> **What is required**: Copy the records below verbatim, from the first line through the line containing "Current conditions: melibiose", inclusive, and output nothing else.

(Supplied data)

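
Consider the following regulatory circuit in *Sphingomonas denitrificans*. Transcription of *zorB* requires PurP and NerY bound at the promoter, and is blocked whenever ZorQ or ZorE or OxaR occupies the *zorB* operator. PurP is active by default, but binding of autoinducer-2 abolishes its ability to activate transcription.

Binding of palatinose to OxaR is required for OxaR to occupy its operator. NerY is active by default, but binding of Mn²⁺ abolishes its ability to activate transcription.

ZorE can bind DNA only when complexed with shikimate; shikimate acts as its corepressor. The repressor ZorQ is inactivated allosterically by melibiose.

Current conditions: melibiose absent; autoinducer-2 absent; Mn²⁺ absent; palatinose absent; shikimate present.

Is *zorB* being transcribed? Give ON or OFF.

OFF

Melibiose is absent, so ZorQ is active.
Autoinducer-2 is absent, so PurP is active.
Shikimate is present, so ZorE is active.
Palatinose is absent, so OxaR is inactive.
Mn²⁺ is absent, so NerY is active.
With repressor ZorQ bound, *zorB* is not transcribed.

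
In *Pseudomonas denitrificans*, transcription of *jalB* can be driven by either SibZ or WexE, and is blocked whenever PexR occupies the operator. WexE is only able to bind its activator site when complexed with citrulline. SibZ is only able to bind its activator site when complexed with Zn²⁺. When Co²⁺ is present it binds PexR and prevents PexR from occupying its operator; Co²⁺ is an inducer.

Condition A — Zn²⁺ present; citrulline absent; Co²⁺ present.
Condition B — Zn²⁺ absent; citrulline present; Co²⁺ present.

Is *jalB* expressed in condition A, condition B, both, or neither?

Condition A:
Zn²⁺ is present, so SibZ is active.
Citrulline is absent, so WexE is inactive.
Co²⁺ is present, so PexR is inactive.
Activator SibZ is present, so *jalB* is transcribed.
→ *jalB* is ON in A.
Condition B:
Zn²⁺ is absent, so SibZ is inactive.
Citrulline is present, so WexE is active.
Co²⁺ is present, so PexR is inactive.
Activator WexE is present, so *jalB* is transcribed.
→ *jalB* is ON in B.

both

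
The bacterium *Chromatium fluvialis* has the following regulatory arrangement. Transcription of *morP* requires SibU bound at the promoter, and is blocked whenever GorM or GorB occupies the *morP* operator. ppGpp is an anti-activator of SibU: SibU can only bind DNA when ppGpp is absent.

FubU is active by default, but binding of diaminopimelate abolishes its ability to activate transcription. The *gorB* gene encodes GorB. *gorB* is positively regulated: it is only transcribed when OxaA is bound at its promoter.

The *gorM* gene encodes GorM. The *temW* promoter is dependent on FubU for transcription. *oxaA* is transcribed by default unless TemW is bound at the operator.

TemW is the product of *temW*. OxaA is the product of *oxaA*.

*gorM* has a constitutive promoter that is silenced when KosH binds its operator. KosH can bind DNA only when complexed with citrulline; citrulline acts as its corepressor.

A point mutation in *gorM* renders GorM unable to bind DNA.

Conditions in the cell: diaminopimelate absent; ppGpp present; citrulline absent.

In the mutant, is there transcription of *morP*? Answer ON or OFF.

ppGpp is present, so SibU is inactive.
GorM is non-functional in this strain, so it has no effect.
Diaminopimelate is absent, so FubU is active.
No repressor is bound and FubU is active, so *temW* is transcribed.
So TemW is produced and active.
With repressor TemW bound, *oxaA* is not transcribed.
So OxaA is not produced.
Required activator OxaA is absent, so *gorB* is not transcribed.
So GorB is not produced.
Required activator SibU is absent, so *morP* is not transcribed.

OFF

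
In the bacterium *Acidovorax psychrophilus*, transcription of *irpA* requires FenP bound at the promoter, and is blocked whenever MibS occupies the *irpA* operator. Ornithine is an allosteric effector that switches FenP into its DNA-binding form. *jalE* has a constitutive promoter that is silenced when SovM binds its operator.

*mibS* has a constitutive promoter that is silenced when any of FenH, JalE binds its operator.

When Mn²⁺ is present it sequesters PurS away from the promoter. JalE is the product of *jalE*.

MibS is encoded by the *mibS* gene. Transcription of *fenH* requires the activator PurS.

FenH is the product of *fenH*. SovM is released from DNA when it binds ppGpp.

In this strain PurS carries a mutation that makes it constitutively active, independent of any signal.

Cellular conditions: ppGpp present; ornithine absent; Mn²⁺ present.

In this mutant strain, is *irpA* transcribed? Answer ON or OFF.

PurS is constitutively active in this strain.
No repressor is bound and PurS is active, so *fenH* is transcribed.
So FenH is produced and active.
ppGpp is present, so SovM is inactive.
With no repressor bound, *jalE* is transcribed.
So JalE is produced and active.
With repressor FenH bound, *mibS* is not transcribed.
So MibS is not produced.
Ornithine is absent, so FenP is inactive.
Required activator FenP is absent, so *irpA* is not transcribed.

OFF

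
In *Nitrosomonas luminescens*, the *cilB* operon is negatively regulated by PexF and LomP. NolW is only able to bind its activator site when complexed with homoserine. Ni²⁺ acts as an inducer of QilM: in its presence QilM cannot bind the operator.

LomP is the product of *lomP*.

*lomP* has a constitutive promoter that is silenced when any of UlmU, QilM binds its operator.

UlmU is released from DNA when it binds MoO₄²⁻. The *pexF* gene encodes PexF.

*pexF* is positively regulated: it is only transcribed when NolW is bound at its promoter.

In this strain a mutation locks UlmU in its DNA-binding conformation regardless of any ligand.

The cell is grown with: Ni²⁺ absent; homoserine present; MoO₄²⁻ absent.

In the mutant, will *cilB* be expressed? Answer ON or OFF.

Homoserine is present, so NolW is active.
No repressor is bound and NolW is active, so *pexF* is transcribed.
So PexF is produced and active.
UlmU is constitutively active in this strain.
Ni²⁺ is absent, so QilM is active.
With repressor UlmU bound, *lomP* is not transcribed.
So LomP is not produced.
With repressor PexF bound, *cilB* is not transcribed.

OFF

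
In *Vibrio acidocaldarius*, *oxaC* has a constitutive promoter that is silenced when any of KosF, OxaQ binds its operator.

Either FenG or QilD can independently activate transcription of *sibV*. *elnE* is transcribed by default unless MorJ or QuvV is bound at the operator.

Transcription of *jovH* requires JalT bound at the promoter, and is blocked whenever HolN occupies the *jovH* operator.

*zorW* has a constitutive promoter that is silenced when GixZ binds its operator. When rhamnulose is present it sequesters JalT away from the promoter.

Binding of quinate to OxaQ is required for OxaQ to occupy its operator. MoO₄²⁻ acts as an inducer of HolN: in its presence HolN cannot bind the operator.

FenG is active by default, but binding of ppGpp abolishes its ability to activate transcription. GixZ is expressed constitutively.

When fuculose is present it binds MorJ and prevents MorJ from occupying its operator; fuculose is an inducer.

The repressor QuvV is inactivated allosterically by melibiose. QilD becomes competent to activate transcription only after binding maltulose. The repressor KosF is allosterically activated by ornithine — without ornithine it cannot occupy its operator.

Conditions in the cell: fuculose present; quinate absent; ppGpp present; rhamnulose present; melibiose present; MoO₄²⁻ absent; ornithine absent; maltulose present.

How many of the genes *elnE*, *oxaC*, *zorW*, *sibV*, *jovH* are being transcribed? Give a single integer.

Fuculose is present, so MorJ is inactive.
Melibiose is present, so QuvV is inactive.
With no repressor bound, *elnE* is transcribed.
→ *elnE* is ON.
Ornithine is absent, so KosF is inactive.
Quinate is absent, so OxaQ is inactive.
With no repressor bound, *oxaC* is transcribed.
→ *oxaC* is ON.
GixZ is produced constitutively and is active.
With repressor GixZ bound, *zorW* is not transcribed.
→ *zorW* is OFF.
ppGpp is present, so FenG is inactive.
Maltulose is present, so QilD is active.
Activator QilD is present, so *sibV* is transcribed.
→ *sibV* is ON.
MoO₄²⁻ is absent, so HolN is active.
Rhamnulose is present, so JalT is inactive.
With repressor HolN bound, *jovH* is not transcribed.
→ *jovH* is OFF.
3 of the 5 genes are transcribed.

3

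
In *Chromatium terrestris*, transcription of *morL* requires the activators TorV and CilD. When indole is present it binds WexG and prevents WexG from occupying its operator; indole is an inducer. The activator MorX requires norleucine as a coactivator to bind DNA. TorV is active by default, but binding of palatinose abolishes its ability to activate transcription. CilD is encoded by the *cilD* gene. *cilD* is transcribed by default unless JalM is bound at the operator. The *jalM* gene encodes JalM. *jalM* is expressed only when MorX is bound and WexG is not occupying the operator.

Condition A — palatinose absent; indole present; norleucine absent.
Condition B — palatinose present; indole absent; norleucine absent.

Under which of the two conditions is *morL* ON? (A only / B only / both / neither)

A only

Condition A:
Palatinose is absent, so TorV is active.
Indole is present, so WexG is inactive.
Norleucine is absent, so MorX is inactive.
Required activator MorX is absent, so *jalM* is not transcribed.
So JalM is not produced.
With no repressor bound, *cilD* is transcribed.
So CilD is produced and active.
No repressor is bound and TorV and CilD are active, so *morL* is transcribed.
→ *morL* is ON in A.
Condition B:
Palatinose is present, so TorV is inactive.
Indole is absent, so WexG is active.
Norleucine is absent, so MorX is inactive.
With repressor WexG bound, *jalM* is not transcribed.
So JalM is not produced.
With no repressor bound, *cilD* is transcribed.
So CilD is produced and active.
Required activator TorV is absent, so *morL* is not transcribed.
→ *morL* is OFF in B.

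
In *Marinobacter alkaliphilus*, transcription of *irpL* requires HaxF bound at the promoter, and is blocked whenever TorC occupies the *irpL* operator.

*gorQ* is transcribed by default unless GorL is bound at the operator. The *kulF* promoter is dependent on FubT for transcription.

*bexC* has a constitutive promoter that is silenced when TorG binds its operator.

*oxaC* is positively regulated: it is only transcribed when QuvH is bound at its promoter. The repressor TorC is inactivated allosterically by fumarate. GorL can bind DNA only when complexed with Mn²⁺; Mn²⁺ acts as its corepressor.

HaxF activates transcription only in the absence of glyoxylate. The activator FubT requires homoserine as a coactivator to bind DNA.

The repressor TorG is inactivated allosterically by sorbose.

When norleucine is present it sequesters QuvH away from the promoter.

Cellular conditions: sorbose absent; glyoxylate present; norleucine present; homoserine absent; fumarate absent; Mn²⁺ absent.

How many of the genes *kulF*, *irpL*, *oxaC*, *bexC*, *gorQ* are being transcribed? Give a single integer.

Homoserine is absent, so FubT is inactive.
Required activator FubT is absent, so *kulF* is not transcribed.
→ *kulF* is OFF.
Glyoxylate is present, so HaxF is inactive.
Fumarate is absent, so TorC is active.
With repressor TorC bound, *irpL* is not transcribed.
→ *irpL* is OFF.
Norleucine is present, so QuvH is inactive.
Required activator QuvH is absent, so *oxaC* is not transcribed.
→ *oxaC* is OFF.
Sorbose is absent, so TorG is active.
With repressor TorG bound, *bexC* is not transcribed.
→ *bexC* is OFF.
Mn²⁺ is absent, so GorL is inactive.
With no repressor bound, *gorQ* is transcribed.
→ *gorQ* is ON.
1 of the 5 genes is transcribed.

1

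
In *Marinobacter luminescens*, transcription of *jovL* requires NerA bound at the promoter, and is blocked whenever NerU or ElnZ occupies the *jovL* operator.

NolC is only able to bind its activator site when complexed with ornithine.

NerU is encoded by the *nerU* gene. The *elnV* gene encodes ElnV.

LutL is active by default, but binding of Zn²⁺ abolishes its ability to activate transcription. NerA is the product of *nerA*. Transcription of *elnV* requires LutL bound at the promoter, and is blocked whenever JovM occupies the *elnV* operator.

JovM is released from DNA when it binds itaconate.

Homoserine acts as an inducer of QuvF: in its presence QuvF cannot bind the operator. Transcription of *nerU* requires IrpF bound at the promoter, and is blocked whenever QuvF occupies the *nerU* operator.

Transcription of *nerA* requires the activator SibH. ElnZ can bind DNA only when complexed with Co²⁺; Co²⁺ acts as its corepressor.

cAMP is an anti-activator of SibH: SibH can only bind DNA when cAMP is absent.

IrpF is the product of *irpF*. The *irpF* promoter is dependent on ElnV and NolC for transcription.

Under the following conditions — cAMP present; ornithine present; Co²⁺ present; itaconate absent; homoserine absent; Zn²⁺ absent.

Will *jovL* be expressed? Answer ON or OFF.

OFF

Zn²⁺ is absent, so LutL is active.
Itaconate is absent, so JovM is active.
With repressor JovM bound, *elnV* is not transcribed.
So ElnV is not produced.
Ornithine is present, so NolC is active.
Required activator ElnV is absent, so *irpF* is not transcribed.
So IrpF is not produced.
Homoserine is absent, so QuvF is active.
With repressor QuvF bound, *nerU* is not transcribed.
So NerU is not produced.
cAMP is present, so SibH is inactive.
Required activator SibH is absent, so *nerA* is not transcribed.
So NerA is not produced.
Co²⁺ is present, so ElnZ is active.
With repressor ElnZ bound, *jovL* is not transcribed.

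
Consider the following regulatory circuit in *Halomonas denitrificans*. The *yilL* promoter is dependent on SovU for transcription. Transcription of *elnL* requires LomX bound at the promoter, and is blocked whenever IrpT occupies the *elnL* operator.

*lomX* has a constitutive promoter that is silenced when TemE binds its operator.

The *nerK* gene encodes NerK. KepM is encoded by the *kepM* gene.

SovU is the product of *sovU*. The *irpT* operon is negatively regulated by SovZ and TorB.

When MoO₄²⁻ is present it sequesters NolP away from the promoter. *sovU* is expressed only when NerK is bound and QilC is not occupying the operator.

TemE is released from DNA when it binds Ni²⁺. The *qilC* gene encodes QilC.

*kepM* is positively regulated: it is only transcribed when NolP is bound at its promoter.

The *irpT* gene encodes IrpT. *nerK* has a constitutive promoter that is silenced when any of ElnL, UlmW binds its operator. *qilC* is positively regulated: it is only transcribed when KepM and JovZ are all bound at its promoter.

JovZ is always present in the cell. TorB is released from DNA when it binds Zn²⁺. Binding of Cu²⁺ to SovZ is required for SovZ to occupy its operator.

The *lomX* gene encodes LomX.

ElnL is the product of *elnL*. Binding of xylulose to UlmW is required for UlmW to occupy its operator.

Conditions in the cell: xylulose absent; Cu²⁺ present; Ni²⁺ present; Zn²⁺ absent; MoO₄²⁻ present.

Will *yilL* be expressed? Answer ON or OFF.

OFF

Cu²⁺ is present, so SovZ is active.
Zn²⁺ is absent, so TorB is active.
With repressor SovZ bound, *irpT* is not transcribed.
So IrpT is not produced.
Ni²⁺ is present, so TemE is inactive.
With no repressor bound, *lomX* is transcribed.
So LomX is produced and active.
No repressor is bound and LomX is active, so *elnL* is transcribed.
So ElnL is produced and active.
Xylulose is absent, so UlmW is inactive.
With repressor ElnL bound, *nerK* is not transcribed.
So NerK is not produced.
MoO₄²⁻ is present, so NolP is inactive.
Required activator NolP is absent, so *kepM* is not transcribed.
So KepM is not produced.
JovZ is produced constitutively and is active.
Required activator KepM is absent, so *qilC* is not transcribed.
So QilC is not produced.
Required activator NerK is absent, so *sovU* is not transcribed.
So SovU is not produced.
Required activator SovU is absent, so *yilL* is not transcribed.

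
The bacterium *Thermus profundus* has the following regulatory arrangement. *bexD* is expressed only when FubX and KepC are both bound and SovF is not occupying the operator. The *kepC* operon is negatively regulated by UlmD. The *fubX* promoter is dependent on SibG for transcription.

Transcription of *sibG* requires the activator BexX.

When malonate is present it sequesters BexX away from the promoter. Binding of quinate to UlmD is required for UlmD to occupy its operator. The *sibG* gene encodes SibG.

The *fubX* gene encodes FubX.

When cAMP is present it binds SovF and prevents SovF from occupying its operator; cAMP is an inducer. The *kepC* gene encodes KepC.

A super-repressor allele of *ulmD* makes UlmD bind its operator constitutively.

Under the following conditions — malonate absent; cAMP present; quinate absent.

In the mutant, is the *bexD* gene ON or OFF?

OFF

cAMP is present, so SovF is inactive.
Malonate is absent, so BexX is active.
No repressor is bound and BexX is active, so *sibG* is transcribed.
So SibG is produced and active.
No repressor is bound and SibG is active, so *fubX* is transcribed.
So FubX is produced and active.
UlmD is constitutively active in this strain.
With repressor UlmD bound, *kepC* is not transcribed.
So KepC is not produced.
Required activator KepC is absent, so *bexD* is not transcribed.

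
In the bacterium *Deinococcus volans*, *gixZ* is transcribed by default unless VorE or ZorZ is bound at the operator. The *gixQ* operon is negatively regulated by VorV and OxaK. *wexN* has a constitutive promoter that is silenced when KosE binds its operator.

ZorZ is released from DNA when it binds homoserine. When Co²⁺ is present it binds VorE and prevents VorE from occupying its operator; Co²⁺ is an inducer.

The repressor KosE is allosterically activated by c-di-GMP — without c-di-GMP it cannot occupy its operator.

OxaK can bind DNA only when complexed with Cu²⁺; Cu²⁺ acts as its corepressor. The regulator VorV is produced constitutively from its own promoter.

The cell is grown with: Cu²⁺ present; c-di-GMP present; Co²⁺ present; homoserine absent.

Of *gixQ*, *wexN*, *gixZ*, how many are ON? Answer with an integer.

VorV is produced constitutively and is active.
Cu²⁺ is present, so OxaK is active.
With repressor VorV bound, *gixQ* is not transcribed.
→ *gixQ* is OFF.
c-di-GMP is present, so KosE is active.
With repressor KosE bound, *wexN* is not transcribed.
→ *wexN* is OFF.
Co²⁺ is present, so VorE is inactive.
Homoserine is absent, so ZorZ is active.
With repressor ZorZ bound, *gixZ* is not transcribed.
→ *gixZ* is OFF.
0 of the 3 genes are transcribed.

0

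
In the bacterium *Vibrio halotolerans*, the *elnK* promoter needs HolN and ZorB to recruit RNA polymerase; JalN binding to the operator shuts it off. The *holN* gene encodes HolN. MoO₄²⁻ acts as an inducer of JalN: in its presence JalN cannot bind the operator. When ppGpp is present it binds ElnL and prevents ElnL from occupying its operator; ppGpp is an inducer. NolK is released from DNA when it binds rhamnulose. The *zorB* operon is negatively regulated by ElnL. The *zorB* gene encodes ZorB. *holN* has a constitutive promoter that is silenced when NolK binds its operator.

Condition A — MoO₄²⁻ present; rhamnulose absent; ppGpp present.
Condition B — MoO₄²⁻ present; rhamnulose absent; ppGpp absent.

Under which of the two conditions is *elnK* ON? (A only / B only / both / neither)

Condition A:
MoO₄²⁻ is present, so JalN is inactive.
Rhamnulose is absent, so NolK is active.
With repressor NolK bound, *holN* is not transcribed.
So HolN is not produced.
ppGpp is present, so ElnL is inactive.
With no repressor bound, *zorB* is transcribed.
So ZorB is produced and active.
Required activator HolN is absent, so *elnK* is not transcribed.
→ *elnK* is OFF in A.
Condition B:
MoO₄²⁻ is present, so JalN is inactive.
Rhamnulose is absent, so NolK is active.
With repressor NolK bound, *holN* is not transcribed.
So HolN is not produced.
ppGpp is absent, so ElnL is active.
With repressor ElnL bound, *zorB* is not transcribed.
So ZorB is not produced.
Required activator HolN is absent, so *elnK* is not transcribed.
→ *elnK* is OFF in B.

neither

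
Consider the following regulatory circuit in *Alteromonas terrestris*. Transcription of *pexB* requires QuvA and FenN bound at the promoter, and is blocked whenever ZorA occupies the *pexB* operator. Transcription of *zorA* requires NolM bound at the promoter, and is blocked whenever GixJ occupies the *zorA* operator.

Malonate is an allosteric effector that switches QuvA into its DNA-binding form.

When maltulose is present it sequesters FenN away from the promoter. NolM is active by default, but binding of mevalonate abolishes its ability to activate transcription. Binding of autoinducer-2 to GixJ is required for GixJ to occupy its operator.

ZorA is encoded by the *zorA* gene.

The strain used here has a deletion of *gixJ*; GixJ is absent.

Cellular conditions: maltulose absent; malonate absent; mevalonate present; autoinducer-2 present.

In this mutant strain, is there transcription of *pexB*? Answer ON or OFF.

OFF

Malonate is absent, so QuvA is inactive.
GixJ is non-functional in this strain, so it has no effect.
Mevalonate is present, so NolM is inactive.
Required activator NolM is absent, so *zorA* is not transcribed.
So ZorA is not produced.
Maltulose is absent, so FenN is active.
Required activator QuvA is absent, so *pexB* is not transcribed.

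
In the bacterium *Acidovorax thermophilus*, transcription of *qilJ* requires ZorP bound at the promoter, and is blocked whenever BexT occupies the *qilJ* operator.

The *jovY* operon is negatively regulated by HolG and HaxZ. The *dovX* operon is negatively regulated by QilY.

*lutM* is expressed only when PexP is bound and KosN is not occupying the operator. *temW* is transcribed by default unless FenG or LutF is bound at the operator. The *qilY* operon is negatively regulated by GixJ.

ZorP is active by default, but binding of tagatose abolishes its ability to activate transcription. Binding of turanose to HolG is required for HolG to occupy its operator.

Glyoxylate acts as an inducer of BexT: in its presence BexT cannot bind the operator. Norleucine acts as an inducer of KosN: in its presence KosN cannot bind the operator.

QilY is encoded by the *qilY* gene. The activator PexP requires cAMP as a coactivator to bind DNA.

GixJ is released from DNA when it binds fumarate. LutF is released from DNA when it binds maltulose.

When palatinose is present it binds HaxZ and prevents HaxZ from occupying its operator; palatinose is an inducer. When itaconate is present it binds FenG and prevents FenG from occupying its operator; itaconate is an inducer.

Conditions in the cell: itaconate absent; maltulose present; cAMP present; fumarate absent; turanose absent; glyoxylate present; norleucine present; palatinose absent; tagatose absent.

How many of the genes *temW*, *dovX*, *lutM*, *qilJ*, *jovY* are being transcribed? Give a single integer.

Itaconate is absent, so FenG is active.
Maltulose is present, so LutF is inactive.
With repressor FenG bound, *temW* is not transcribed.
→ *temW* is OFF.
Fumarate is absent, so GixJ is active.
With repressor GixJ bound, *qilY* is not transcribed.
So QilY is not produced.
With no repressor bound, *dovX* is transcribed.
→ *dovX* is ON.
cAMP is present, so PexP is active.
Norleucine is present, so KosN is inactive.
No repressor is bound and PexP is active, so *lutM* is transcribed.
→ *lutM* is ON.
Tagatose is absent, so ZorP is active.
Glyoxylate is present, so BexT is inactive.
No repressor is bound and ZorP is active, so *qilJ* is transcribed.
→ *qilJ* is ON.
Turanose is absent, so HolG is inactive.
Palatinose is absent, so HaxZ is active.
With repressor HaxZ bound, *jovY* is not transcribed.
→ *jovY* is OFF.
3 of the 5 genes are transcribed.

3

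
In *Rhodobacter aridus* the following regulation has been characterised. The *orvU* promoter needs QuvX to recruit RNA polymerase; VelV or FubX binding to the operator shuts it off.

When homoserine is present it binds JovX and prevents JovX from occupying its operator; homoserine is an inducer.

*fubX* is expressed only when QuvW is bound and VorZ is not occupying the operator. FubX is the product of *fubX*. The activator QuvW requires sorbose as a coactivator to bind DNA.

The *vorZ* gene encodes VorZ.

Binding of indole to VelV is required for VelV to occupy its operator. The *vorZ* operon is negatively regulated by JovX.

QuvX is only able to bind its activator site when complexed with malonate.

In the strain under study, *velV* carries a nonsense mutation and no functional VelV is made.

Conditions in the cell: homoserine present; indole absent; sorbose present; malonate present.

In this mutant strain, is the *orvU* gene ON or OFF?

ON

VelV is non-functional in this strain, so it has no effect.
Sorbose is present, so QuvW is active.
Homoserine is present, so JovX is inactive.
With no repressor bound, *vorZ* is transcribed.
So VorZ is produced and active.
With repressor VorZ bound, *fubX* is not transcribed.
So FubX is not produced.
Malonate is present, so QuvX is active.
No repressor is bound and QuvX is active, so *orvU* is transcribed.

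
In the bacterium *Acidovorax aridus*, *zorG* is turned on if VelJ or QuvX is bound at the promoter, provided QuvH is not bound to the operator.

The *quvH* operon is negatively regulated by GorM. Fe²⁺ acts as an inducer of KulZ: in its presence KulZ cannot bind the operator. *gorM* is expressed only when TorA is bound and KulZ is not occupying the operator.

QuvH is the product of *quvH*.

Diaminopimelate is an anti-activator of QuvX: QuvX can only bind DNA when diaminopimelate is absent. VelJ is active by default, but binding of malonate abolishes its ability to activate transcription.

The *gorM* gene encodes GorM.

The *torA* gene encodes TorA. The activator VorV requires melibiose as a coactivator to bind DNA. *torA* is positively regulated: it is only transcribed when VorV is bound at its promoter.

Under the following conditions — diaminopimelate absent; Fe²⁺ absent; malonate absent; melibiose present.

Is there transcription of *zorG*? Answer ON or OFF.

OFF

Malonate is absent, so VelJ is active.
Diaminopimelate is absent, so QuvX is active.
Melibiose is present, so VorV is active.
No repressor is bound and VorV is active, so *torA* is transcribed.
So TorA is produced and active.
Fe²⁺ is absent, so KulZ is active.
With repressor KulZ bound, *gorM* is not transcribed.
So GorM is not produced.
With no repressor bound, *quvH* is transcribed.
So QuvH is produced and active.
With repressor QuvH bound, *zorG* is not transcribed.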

(End Supplied data)

> **Exercise answer**:
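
Consider the following regulatory circuit in *Sphingomonas denitrificans*. Transcription of *zorB* requires PurP and NerY bound at the promoter, and is blocked whenever ZorQ or ZorE or OxaR occupies the *zorB* operator. PurP is active by default, but binding of autoinducer-2 abolishes its ability to activate transcription.

Binding of palatinose to OxaR is required for OxaR to occupy its operator. NerY is active by default, but binding of Mn²⁺ abolishes its ability to activate transcription.

ZorE can bind DNA only when complexed with shikimate; shikimate acts as its corepressor. The repressor ZorQ is inactivated allosterically by melibiose.

Current conditions: melibiose absent; autoinducer-2 absent; Mn²⁺ absent; palatinose absent; shikimate present.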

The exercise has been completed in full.